• What is being asked: Could you output all of the records below exactly as they appear?

########################################

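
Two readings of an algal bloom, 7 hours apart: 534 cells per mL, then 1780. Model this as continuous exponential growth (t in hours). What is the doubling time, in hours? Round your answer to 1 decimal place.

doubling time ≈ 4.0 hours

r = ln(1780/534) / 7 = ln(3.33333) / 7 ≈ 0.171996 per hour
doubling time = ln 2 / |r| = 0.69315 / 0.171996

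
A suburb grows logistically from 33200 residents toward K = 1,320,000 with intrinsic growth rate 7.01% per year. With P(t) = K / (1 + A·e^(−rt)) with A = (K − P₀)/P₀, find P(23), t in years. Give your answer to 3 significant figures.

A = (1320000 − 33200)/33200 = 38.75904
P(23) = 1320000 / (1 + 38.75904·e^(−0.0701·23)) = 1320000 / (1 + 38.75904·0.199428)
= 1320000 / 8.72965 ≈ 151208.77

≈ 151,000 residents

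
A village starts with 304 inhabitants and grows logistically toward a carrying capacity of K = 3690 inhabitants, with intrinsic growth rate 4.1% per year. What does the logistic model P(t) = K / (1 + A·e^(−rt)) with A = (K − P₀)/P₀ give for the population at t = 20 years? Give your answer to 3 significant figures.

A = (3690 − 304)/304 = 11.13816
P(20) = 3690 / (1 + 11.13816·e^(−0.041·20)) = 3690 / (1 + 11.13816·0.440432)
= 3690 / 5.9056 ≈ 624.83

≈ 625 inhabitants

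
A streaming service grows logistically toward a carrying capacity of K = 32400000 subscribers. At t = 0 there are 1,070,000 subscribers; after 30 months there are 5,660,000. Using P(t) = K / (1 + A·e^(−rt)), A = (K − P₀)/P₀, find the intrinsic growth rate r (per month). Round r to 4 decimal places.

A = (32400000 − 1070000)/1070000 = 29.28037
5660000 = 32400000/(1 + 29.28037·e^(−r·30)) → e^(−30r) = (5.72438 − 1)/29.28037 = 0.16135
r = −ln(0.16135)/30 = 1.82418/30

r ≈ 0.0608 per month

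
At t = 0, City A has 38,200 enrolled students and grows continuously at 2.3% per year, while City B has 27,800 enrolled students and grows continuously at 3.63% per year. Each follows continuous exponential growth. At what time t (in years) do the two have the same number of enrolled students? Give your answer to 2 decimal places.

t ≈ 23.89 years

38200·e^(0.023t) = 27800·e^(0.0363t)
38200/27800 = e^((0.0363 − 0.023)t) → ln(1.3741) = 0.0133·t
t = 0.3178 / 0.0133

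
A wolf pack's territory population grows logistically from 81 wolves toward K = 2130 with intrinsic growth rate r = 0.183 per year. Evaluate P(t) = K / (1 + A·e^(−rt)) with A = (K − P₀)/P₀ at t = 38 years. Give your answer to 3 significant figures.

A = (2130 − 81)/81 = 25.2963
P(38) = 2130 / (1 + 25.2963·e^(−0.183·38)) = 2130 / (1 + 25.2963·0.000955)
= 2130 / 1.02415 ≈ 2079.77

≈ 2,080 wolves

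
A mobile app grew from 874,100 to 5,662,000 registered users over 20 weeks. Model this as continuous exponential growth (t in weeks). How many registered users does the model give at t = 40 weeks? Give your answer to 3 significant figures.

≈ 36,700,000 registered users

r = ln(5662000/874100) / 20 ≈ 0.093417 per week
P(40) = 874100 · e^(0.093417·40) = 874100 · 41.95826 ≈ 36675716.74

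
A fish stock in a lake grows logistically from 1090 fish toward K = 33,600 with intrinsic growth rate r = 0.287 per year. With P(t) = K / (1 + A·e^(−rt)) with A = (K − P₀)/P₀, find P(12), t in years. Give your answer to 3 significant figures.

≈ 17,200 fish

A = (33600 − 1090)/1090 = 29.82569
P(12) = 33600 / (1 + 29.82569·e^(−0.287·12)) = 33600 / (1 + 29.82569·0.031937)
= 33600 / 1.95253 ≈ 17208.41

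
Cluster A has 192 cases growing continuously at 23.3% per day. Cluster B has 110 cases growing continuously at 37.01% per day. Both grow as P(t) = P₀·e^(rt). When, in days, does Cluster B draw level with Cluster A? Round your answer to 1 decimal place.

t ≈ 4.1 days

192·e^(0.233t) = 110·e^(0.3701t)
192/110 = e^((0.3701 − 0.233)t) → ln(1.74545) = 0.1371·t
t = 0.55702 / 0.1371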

########################################

• Finished task:
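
Two readings of an algal bloom, 7 hours apart: 534 cells per mL, then 1780. Model this as continuous exponential growth (t in hours). What is the doubling time, in hours? Round your answer to 1 decimal place.

doubling time ≈ 4.0 hours

r = ln(1780/534) / 7 = ln(3.33333) / 7 ≈ 0.171996 per hour
doubling time = ln 2 / |r| = 0.69315 / 0.171996

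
A suburb grows logistically from 33200 residents toward K = 1,320,000 with intrinsic growth rate 7.01% per year. With P(t) = K / (1 + A·e^(−rt)) with A = (K − P₀)/P₀, find P(23), t in years. Give your answer to 3 significant figures.

A = (1320000 − 33200)/33200 = 38.75904
P(23) = 1320000 / (1 + 38.75904·e^(−0.0701·23)) = 1320000 / (1 + 38.75904·0.199428)
= 1320000 / 8.72965 ≈ 151208.77

≈ 151,000 residents

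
A village starts with 304 inhabitants and grows logistically toward a carrying capacity of K = 3690 inhabitants, with intrinsic growth rate 4.1% per year. What does the logistic model P(t) = K / (1 + A·e^(−rt)) with A = (K − P₀)/P₀ give for the population at t = 20 years? Give your answer to 3 significant figures.

A = (3690 − 304)/304 = 11.13816
P(20) = 3690 / (1 + 11.13816·e^(−0.041·20)) = 3690 / (1 + 11.13816·0.440432)
= 3690 / 5.9056 ≈ 624.83

≈ 625 inhabitants

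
A streaming service grows logistically toward a carrying capacity of K = 32400000 subscribers. At t = 0 there are 1,070,000 subscribers; after 30 months there are 5,660,000. Using P(t) = K / (1 + A·e^(−rt)), A = (K − P₀)/P₀, find the intrinsic growth rate r (per month). Round r to 4 decimal places.

A = (32400000 − 1070000)/1070000 = 29.28037
5660000 = 32400000/(1 + 29.28037·e^(−r·30)) → e^(−30r) = (5.72438 − 1)/29.28037 = 0.16135
r = −ln(0.16135)/30 = 1.82418/30

r ≈ 0.0608 per month

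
At t = 0, City A has 38,200 enrolled students and grows continuously at 2.3% per year, while City B has 27,800 enrolled students and grows continuously at 3.63% per year. Each follows continuous exponential growth. At what time t (in years) do the two have the same number of enrolled students? Give your answer to 2 decimal places.

t ≈ 23.89 years

38200·e^(0.023t) = 27800·e^(0.0363t)
38200/27800 = e^((0.0363 − 0.023)t) → ln(1.3741) = 0.0133·t
t = 0.3178 / 0.0133

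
A wolf pack's territory population grows logistically from 81 wolves toward K = 2130 with intrinsic growth rate r = 0.183 per year. Evaluate P(t) = K / (1 + A·e^(−rt)) with A = (K − P₀)/P₀ at t = 38 years. Give your answer to 3 significant figures.

A = (2130 − 81)/81 = 25.2963
P(38) = 2130 / (1 + 25.2963·e^(−0.183·38)) = 2130 / (1 + 25.2963·0.000955)
= 2130 / 1.02415 ≈ 2079.77

≈ 2,080 wolves

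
A mobile app grew from 874,100 to 5,662,000 registered users over 20 weeks. Model this as continuous exponential growth (t in weeks). How many registered users does the model give at t = 40 weeks? Give your answer to 3 significant figures.

≈ 36,700,000 registered users

r = ln(5662000/874100) / 20 ≈ 0.093417 per week
P(40) = 874100 · e^(0.093417·40) = 874100 · 41.95826 ≈ 36675716.74

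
A fish stock in a lake grows logistically from 1090 fish toward K = 33,600 with intrinsic growth rate r = 0.287 per year. With P(t) = K / (1 + A·e^(−rt)) with A = (K − P₀)/P₀, find P(12), t in years. Give your answer to 3 significant figures.

≈ 17,200 fish

A = (33600 − 1090)/1090 = 29.82569
P(12) = 33600 / (1 + 29.82569·e^(−0.287·12)) = 33600 / (1 + 29.82569·0.031937)
= 33600 / 1.95253 ≈ 17208.41

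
Cluster A has 192 cases growing continuously at 23.3% per day. Cluster B has 110 cases growing continuously at 37.01% per day. Both grow as P(t) = P₀·e^(rt). When, in days, does Cluster B draw level with Cluster A? Round your answer to 1 decimal place.

t ≈ 4.1 days

192·e^(0.233t) = 110·e^(0.3701t)
192/110 = e^((0.3701 − 0.233)t) → ln(1.74545) = 0.1371·t
t = 0.55702 / 0.1371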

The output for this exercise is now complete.